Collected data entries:
___

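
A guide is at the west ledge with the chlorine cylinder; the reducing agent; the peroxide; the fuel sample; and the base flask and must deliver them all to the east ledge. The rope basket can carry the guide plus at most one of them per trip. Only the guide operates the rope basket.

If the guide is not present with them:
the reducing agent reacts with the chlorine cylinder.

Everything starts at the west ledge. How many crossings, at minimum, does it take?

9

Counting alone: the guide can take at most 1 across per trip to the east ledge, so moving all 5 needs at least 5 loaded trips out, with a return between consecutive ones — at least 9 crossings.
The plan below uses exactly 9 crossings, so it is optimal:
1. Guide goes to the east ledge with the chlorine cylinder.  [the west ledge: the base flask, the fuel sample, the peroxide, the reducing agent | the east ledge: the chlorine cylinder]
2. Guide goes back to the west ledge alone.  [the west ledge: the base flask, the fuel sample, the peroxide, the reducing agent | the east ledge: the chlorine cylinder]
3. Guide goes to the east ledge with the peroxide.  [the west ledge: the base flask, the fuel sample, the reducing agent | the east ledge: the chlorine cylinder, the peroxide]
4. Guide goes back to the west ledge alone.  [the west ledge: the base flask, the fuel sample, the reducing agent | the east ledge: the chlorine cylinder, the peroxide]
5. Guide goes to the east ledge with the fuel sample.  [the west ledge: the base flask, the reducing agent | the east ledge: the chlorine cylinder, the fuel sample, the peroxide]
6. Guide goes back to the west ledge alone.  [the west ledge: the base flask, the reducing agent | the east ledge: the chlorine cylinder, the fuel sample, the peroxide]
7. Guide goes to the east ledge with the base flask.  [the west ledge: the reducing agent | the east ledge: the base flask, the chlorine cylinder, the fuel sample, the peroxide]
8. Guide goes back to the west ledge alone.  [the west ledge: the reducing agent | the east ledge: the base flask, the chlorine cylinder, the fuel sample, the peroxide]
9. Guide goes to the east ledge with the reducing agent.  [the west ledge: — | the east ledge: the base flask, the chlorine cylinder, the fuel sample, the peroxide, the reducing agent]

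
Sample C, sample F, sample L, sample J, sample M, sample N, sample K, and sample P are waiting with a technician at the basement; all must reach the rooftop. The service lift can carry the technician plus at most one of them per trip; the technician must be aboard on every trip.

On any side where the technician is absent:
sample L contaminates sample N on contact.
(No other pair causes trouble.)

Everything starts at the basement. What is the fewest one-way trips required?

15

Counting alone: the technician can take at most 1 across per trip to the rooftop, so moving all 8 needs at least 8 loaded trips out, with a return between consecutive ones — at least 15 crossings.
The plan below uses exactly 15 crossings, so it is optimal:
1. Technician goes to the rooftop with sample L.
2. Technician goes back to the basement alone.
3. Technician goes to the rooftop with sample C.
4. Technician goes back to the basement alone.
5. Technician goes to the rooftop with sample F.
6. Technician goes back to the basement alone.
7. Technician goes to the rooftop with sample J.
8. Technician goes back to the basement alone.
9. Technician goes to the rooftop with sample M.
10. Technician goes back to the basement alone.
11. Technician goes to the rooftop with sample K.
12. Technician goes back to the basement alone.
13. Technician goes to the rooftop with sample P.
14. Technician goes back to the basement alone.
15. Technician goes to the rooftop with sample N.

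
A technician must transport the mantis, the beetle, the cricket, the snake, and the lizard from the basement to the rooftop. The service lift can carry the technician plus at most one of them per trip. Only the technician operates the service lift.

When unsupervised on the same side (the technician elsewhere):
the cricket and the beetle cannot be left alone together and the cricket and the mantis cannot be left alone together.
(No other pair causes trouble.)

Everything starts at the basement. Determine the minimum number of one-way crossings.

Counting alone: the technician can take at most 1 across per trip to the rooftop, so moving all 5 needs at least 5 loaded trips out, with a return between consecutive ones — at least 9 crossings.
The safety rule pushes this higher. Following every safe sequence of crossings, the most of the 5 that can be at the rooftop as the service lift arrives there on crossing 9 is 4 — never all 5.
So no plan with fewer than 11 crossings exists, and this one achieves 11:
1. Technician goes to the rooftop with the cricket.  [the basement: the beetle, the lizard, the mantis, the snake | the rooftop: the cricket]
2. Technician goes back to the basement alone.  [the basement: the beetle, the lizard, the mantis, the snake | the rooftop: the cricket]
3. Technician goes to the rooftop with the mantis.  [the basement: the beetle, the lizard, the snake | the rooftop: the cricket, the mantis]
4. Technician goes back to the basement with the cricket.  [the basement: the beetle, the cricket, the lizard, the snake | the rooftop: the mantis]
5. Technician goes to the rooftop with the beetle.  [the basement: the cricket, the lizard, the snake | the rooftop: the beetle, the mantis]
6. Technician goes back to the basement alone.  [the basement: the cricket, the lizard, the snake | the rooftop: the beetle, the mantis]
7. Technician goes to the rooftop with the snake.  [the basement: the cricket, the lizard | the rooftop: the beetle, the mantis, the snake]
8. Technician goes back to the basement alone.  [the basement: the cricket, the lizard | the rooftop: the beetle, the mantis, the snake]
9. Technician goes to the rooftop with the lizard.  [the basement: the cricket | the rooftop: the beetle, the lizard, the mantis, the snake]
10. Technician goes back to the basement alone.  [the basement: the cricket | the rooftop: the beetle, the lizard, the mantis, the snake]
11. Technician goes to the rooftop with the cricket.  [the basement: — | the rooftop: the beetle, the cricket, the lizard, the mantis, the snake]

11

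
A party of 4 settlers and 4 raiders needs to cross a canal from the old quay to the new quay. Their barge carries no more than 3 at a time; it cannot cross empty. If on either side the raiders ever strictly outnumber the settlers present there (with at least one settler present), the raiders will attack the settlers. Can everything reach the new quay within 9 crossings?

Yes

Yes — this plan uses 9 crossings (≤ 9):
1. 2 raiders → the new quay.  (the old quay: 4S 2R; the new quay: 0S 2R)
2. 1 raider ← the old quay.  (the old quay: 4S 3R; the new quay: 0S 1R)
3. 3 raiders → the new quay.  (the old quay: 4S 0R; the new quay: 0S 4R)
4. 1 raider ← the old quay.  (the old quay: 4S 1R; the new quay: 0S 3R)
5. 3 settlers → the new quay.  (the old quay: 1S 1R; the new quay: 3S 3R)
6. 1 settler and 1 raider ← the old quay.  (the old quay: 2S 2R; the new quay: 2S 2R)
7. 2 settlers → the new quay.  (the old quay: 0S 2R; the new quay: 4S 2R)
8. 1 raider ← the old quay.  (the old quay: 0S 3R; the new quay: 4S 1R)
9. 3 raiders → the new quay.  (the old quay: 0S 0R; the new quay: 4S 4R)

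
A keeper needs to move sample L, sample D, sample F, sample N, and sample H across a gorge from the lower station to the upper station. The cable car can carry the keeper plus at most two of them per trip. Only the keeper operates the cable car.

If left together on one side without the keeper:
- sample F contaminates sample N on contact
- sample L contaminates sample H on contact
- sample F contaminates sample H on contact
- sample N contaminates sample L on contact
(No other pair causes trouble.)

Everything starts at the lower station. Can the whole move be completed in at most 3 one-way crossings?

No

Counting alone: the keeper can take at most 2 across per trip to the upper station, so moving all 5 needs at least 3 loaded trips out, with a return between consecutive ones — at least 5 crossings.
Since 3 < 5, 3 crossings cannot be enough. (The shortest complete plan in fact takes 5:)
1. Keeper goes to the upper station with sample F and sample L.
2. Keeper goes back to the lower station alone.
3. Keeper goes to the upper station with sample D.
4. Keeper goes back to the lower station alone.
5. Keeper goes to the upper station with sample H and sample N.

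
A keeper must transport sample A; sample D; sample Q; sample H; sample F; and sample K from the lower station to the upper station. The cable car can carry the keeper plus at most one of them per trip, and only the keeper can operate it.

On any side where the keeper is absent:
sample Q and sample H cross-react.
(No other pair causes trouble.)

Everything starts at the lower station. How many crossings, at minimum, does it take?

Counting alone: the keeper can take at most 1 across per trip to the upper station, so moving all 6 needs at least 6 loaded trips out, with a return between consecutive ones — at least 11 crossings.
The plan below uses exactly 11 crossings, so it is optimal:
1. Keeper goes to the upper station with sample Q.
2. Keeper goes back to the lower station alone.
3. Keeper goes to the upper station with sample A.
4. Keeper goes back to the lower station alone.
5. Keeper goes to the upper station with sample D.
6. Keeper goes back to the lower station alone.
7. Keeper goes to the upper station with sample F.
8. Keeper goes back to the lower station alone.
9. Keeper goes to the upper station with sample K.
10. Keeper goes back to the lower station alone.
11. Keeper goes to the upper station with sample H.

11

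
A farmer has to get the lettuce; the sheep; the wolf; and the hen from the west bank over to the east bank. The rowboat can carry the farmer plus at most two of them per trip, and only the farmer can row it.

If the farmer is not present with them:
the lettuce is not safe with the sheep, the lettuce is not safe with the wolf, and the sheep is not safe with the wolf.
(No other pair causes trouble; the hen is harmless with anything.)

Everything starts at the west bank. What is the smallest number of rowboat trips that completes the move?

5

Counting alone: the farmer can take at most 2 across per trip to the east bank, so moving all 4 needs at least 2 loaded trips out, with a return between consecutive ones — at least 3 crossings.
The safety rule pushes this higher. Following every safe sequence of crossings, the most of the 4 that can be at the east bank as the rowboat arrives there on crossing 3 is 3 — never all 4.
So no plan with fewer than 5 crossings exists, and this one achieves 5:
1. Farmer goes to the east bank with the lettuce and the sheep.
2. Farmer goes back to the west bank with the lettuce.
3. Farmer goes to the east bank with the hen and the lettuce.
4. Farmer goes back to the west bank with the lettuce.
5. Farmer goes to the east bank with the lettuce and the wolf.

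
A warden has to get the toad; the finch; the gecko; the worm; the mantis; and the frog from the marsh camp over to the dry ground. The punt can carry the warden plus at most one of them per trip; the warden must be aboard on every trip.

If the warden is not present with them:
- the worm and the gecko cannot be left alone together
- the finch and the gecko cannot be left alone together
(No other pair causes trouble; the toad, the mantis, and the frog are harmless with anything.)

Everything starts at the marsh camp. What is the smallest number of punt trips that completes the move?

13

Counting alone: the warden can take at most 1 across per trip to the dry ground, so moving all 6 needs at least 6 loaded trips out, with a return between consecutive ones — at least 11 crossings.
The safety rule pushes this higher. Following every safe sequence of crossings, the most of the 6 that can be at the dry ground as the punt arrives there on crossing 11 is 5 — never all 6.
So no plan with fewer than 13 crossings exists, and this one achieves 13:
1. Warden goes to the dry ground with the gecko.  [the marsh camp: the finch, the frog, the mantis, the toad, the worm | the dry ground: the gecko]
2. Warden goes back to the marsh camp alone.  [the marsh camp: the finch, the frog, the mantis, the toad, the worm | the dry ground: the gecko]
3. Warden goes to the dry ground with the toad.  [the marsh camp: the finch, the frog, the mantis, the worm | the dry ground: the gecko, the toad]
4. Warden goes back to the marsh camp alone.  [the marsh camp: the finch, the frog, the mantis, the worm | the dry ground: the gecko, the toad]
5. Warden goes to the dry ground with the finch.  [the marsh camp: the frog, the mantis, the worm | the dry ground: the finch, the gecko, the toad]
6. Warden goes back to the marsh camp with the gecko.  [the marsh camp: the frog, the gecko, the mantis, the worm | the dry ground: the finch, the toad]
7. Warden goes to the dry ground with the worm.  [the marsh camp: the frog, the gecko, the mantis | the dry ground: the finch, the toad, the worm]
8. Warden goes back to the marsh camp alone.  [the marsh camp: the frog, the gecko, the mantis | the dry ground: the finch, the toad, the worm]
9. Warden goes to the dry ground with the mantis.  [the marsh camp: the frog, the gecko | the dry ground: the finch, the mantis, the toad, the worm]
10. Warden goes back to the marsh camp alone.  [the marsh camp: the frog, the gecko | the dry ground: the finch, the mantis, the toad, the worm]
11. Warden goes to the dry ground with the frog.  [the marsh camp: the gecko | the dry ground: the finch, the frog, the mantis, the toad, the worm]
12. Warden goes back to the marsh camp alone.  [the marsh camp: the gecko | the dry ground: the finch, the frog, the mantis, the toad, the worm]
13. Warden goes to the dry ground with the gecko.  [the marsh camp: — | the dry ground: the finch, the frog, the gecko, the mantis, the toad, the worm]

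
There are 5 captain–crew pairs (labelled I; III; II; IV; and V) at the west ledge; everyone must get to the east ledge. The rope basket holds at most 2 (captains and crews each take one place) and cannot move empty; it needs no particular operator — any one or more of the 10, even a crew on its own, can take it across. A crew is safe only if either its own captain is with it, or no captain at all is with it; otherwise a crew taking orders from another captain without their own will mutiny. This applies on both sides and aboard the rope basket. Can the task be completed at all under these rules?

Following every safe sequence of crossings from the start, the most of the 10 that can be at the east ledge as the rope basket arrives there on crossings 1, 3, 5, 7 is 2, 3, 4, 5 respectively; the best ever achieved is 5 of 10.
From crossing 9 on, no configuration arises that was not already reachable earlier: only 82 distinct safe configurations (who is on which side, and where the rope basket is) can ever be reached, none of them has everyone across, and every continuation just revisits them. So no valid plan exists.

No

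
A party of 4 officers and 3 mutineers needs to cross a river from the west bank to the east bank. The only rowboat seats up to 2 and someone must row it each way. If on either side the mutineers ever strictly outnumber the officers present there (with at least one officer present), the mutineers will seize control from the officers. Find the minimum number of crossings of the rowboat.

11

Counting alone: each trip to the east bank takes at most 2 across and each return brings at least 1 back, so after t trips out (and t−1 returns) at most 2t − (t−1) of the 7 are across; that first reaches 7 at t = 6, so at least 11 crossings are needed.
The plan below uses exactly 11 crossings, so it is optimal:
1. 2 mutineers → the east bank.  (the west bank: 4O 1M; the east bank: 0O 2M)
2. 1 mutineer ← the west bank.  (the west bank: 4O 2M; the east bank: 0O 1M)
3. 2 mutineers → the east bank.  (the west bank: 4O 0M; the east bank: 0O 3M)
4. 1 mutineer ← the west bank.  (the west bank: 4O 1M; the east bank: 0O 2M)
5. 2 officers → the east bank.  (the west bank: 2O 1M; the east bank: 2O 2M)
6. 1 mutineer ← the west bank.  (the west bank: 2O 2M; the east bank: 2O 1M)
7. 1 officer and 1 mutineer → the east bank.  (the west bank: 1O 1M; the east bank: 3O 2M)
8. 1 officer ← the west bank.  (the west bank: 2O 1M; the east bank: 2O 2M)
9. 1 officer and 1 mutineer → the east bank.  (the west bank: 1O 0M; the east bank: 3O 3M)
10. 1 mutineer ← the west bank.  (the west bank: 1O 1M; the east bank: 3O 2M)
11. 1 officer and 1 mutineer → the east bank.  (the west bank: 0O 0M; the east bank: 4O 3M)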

___

Write out exactly the lines between the start of the entries and the line containing "the reducing agent reacts", including that line and the first one.

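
A guide is at the west ledge with the chlorine cylinder; the reducing agent; the peroxide; the fuel sample; and the base flask and must deliver them all to the east ledge. The rope basket can carry the guide plus at most one of them per trip. Only the guide operates the rope basket.

If the guide is not present with them:
the reducing agent reacts with the chlorine cylinder.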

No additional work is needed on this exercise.